[Given information Boundary: Start]

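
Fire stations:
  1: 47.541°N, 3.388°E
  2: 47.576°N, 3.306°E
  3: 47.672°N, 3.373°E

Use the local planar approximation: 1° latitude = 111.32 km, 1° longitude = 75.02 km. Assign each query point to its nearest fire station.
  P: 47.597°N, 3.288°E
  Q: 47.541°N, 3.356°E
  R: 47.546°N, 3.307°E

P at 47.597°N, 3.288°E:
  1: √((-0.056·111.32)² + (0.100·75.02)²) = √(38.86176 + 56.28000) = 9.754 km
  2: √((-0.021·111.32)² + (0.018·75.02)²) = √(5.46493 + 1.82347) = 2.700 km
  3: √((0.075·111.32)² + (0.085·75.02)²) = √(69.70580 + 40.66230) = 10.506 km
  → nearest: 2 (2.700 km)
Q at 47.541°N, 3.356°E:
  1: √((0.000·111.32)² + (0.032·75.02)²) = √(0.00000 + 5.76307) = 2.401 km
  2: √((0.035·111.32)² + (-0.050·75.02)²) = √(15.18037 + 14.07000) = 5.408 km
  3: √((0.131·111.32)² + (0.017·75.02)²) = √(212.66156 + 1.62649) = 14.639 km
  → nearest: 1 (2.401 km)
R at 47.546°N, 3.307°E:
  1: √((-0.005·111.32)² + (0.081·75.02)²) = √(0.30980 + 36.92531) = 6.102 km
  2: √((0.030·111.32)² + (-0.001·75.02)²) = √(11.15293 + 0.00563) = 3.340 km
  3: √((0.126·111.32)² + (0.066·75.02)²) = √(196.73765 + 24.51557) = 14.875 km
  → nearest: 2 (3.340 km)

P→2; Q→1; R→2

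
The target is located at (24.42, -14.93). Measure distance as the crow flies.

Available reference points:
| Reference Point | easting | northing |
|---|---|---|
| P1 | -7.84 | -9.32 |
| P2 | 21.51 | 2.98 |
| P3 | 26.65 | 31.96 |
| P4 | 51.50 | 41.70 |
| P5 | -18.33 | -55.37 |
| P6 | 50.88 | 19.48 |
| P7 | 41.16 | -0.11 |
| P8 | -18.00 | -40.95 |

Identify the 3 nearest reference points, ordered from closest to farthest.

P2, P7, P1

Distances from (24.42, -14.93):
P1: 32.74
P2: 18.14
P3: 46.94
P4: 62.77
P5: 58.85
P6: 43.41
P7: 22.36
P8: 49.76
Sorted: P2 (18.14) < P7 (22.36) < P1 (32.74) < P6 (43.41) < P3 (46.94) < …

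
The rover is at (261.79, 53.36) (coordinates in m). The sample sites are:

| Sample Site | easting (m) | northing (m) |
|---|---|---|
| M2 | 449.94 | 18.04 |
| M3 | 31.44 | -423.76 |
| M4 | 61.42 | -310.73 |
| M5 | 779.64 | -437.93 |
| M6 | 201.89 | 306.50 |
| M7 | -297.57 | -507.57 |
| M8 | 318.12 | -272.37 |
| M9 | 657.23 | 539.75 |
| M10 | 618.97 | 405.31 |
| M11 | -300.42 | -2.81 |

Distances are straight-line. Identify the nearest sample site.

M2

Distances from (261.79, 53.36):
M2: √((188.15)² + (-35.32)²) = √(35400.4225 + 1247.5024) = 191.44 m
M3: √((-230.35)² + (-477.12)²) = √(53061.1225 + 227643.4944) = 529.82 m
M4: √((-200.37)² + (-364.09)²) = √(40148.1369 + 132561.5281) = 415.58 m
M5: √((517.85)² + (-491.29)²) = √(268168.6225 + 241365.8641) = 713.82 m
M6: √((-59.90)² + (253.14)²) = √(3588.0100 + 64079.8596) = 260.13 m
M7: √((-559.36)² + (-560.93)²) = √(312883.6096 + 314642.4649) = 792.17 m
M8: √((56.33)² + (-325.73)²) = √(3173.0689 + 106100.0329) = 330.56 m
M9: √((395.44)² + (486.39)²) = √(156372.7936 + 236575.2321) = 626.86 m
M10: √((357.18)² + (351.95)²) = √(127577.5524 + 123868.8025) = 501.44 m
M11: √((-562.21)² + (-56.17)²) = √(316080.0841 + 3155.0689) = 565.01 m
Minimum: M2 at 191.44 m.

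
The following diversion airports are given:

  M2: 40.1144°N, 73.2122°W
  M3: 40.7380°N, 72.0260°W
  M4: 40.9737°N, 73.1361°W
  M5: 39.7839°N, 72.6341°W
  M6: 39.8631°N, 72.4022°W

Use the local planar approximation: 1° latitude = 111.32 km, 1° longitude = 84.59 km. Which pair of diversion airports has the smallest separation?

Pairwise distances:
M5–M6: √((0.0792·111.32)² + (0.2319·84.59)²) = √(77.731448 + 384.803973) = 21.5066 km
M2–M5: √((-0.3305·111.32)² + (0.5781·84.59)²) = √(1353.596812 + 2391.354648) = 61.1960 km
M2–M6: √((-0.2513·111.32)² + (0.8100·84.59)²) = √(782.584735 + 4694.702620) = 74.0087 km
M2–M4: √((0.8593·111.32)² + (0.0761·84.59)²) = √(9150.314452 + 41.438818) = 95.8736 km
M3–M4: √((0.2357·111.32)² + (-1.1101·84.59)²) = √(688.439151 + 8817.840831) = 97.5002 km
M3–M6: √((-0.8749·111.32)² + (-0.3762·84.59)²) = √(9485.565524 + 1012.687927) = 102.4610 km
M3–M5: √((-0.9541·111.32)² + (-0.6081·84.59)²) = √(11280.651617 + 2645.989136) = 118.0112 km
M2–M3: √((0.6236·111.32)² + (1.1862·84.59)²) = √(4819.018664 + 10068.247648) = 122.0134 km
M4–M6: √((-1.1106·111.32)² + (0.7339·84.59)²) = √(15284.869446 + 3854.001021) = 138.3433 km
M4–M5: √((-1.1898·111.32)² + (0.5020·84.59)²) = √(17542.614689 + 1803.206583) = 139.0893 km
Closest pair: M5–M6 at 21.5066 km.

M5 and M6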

[Given information Boundary: End]

Action item: All that should be written out is the stretch of lines above between the one holding "449.94 | 18.04 |" and the one holding "-300.42 | -2.81 |", inclusive, exactly as given.

Completed exercise:
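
| M2 | 449.94 | 18.04 |
| M3 | 31.44 | -423.76 |
| M4 | 61.42 | -310.73 |
| M5 | 779.64 | -437.93 |
| M6 | 201.89 | 306.50 |
| M7 | -297.57 | -507.57 |
| M8 | 318.12 | -272.37 |
| M9 | 657.23 | 539.75 |
| M10 | 618.97 | 405.31 |
| M11 | -300.42 | -2.81 |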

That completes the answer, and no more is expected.